About this exercise
Each entry below is to be copied verbatim.

--------------------------------

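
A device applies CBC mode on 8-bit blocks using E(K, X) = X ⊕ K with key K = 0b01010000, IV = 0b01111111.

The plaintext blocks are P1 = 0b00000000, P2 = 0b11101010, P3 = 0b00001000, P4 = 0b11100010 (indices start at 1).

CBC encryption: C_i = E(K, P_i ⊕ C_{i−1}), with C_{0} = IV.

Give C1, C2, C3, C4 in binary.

C1: P1 ⊕ 0b01111111 = 0b01111111; E(K, 0b01111111) = 0b00101111.
C2: P2 ⊕ 0b00101111 = 0b11000101; E(K, 0b11000101) = 0b10010101.
C3: P3 ⊕ 0b10010101 = 0b10011101; E(K, 0b10011101) = 0b11001101.
C4: P4 ⊕ 0b11001101 = 0b00101111; E(K, 0b00101111) = 0b01111111.

C1 = 0b00101111, C2 = 0b10010101, C3 = 0b11001101, C4 = 0b01111111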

--------------------------------

Result below
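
A device applies CBC mode on 8-bit blocks using E(K, X) = X ⊕ K with key K = 0b01010000, IV = 0b01111111.

The plaintext blocks are P1 = 0b00000000, P2 = 0b11101010, P3 = 0b00001000, P4 = 0b11100010 (indices start at 1).

CBC encryption: C_i = E(K, P_i ⊕ C_{i−1}), with C_{0} = IV.

Give C1, C2, C3, C4 in binary.

C1: P1 ⊕ 0b01111111 = 0b01111111; E(K, 0b01111111) = 0b00101111.
C2: P2 ⊕ 0b00101111 = 0b11000101; E(K, 0b11000101) = 0b10010101.
C3: P3 ⊕ 0b10010101 = 0b10011101; E(K, 0b10011101) = 0b11001101.
C4: P4 ⊕ 0b11001101 = 0b00101111; E(K, 0b00101111) = 0b01111111.

C1 = 0b00101111, C2 = 0b10010101, C3 = 0b11001101, C4 = 0b01111111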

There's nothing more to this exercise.